Exercise goal:
Set down exactly the lines in the records below that run from the line with "Consider the gas-phase reaction 2 X" to the line with "(1) change container volume by factor 1.25", inclusive, and nothing more.

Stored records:
|---|
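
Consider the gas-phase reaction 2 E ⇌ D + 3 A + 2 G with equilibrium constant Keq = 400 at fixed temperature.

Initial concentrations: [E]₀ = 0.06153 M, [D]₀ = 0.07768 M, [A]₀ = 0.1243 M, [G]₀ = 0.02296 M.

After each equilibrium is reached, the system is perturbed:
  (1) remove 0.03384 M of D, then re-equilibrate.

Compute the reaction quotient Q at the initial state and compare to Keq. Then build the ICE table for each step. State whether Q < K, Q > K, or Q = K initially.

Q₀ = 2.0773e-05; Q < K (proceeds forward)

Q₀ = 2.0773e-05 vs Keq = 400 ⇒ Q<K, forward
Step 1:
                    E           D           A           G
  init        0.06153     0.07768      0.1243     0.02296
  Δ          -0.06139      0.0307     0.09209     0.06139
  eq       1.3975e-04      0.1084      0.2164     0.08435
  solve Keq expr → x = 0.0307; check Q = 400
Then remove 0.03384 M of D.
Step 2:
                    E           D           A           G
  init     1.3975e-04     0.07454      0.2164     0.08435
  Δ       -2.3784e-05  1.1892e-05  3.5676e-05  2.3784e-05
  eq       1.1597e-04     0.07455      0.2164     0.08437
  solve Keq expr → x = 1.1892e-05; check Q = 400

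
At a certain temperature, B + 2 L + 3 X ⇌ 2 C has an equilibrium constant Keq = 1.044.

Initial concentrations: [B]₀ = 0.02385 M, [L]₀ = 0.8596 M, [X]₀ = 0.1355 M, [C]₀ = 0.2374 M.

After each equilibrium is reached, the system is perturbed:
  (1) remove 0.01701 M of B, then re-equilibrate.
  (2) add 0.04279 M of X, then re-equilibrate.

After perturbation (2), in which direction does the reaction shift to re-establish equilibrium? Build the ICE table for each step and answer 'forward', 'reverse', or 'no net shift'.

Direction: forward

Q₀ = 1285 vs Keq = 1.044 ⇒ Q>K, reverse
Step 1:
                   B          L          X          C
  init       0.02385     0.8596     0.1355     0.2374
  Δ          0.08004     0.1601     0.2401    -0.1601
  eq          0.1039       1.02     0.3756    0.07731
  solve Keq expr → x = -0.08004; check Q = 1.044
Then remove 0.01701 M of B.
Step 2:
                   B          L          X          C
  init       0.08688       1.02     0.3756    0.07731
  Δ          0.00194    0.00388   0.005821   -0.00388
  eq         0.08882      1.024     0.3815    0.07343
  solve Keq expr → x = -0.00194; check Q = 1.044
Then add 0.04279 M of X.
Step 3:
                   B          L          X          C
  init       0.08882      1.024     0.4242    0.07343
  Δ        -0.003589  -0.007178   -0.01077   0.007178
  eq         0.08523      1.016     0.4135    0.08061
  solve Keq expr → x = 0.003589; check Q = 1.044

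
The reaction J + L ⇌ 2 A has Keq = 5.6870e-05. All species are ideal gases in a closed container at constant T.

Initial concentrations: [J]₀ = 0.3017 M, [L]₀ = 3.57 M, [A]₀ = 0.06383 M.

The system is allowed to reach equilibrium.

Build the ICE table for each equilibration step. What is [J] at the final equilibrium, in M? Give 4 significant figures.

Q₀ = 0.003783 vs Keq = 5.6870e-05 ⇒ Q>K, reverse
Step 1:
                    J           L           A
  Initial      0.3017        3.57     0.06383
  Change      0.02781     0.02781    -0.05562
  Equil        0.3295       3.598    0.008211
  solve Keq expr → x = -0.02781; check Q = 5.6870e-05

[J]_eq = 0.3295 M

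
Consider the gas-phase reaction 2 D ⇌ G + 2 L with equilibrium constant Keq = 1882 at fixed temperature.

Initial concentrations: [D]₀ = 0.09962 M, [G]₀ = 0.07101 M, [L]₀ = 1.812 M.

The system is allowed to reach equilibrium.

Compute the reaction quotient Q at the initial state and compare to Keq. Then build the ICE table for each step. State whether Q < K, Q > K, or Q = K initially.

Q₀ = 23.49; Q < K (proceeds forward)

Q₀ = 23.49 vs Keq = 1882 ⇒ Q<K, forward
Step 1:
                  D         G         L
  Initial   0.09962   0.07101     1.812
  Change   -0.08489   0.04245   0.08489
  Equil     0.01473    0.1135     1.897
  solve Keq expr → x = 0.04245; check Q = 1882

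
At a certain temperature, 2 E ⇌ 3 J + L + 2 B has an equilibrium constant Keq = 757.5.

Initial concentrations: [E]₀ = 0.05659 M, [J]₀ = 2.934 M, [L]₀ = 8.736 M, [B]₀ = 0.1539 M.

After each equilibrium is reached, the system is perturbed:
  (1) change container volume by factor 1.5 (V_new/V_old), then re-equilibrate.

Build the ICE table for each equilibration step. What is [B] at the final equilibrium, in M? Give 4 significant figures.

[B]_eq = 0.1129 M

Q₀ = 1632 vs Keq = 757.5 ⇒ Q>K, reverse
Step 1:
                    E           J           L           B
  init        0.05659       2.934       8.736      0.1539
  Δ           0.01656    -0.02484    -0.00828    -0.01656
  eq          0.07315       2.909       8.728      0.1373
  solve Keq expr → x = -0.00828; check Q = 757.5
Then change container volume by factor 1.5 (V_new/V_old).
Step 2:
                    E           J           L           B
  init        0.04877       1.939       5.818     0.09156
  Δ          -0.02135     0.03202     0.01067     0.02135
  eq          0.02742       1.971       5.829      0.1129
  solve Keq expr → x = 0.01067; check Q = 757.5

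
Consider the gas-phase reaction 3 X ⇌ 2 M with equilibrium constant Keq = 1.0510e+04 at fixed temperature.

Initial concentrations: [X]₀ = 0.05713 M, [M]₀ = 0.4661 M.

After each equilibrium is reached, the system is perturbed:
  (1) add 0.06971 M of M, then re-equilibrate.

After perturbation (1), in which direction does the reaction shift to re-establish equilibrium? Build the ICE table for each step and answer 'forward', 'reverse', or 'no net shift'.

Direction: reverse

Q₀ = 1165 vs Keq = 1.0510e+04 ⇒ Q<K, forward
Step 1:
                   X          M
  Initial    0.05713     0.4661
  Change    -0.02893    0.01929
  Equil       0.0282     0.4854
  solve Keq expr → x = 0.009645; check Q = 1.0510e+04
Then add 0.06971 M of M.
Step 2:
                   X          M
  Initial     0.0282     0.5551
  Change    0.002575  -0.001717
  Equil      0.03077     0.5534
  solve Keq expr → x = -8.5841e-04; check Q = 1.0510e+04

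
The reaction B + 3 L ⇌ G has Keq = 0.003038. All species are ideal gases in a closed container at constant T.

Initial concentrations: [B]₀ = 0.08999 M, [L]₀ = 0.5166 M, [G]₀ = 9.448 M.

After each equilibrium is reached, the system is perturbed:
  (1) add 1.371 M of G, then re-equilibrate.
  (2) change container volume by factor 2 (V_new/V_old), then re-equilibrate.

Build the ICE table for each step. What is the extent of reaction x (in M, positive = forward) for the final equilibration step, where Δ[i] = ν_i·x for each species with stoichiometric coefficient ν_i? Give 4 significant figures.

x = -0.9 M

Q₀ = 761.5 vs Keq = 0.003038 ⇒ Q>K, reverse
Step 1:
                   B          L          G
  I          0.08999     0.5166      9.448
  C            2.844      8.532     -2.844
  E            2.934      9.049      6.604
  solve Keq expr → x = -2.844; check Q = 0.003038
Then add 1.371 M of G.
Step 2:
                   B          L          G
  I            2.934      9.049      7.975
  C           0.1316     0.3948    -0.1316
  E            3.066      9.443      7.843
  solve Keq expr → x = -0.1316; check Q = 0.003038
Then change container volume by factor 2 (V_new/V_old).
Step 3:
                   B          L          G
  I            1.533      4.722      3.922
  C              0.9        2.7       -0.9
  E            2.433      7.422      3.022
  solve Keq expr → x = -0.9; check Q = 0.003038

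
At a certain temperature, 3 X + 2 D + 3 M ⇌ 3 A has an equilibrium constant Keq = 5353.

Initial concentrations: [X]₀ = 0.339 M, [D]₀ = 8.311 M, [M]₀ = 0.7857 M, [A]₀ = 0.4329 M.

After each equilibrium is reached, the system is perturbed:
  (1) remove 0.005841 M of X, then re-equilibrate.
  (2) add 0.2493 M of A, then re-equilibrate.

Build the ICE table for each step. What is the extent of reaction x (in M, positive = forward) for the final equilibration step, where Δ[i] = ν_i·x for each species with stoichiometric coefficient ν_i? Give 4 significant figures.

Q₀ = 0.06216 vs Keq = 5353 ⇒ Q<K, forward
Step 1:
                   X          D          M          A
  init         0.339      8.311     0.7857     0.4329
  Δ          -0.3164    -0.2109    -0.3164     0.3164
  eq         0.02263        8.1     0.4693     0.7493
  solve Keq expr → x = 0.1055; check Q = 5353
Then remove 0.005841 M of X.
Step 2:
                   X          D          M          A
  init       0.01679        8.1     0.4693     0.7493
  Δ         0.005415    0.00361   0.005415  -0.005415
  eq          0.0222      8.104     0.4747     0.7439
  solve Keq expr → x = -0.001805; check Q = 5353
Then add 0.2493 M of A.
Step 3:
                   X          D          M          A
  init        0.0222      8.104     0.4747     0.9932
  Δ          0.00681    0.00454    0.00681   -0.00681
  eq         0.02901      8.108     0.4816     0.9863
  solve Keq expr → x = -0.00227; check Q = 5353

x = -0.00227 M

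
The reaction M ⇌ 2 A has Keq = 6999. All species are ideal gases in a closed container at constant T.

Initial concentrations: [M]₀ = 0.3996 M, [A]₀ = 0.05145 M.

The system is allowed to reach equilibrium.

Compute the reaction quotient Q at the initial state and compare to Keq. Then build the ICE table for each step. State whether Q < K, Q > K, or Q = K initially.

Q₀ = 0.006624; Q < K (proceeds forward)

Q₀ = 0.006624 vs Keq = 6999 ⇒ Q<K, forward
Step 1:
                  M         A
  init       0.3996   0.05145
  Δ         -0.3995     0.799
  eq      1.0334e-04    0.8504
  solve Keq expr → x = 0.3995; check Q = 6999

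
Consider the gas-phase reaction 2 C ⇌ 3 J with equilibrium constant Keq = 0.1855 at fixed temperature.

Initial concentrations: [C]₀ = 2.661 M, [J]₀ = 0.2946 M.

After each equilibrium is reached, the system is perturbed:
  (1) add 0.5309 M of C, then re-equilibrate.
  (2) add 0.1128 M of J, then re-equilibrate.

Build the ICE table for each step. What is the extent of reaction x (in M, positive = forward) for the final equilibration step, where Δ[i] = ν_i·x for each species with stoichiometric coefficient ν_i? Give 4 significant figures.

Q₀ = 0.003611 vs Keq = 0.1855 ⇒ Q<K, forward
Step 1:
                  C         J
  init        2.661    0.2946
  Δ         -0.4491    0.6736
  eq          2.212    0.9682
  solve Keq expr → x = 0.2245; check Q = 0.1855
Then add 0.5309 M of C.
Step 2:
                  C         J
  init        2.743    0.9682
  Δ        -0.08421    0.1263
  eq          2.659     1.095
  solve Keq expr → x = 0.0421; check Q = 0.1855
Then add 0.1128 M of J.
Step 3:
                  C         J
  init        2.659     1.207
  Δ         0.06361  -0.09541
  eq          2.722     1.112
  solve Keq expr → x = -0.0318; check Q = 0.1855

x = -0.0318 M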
|---|
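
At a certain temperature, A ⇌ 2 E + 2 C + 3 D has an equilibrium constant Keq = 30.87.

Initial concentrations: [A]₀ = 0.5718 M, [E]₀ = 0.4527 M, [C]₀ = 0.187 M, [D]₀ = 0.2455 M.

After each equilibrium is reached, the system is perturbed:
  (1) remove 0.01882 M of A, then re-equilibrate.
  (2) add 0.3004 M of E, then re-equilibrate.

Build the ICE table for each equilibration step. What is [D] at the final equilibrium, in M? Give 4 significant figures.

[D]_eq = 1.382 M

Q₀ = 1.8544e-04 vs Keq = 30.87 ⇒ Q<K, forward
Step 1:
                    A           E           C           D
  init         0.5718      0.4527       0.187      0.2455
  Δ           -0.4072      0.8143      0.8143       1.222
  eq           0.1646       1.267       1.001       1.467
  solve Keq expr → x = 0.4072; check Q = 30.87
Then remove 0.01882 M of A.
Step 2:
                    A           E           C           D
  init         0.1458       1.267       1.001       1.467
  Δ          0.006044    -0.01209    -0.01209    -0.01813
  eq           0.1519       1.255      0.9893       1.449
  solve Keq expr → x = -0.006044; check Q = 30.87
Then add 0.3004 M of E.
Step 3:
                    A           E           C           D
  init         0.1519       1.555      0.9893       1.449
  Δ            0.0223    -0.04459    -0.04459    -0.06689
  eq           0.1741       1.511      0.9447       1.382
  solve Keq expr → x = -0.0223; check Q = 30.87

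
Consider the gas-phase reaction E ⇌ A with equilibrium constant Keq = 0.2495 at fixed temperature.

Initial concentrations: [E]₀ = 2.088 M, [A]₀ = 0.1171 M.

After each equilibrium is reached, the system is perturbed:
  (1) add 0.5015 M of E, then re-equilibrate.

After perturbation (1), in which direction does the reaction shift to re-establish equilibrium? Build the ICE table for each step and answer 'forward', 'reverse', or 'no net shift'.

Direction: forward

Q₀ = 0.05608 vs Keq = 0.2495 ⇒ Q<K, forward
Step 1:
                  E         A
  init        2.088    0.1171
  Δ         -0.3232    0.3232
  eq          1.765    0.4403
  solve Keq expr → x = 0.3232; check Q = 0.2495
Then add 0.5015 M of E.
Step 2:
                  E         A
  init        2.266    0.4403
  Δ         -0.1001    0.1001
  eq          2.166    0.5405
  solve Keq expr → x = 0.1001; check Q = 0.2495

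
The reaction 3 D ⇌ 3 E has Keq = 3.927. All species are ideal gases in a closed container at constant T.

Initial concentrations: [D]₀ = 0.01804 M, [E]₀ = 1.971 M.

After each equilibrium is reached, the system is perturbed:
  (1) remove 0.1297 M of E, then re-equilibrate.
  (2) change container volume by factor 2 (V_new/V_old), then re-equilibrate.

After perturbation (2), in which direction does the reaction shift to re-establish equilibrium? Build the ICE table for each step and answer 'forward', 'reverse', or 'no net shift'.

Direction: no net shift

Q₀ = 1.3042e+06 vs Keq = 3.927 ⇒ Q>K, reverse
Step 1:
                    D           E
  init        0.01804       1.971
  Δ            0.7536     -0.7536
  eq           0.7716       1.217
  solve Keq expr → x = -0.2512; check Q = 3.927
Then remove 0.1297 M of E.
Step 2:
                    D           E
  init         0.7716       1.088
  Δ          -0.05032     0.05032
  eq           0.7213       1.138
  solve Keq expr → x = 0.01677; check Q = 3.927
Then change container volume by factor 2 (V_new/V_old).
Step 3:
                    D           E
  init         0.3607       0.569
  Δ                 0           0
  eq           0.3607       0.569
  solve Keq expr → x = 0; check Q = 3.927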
|---|
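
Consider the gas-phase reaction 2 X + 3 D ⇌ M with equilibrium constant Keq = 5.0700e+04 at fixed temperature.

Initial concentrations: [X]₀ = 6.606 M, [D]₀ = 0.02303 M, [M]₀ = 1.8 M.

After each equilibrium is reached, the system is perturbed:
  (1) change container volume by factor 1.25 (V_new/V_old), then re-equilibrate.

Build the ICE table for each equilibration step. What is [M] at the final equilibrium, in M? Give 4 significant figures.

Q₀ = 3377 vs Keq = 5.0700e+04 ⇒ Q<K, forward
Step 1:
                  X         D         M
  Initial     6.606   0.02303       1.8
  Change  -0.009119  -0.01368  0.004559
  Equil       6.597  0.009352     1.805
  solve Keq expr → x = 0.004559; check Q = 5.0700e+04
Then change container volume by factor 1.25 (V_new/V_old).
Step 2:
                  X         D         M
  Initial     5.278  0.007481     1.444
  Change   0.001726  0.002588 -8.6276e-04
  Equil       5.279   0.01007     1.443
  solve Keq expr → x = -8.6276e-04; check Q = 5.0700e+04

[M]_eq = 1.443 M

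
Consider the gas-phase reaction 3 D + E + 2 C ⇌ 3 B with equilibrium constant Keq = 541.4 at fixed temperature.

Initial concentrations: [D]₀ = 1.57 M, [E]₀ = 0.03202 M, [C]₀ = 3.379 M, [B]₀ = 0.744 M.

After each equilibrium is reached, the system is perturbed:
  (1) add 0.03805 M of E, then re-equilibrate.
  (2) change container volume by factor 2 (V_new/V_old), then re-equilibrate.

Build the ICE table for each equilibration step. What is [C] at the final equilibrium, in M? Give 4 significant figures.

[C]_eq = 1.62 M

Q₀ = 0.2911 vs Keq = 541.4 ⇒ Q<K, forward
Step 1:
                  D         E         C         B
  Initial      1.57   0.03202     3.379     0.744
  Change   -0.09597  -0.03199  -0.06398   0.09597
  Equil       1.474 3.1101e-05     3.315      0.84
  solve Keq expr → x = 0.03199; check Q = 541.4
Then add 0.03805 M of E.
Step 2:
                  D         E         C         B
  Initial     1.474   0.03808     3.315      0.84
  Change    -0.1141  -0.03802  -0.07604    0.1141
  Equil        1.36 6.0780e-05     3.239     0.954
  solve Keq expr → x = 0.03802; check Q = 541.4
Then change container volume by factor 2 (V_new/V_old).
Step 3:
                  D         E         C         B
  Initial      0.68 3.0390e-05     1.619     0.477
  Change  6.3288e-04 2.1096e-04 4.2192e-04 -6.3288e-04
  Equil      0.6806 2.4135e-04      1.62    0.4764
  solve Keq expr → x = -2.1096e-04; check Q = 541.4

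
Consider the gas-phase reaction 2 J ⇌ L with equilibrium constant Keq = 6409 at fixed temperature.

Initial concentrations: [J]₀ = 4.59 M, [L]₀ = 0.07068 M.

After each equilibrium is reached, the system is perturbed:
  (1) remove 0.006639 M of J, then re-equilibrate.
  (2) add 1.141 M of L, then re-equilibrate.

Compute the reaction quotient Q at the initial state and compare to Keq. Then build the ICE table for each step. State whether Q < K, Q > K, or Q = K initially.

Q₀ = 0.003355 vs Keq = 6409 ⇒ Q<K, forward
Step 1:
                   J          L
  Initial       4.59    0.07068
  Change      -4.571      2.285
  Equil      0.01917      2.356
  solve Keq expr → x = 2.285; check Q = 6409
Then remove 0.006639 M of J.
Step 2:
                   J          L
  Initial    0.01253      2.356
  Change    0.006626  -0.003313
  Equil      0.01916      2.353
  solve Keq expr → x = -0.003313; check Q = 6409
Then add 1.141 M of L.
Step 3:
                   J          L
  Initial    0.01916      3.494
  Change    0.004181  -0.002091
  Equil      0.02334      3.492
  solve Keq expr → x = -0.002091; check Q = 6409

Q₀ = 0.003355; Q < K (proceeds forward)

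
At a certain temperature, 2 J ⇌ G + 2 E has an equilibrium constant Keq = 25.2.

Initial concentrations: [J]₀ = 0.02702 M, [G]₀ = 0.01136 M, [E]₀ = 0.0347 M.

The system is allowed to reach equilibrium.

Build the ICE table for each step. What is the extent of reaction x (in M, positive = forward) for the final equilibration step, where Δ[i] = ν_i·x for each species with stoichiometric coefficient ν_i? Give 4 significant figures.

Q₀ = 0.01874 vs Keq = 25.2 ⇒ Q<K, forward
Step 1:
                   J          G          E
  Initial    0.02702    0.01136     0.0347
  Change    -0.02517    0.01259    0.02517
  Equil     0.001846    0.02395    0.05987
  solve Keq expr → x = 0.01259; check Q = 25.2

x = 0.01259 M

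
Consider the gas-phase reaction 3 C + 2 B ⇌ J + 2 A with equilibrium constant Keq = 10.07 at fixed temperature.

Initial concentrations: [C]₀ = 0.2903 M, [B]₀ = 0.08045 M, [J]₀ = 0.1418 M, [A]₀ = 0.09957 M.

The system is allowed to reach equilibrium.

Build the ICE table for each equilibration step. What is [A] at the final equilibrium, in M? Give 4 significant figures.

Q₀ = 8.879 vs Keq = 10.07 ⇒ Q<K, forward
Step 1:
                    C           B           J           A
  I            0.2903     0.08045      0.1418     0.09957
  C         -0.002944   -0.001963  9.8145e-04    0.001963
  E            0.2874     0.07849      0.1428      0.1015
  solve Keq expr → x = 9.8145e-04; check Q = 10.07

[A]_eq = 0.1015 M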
|---|
Response to this task:
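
Consider the gas-phase reaction 2 X + 3 D ⇌ M with equilibrium constant Keq = 5.0700e+04 at fixed temperature.

Initial concentrations: [X]₀ = 6.606 M, [D]₀ = 0.02303 M, [M]₀ = 1.8 M.

After each equilibrium is reached, the system is perturbed:
  (1) change container volume by factor 1.25 (V_new/V_old), then re-equilibrate.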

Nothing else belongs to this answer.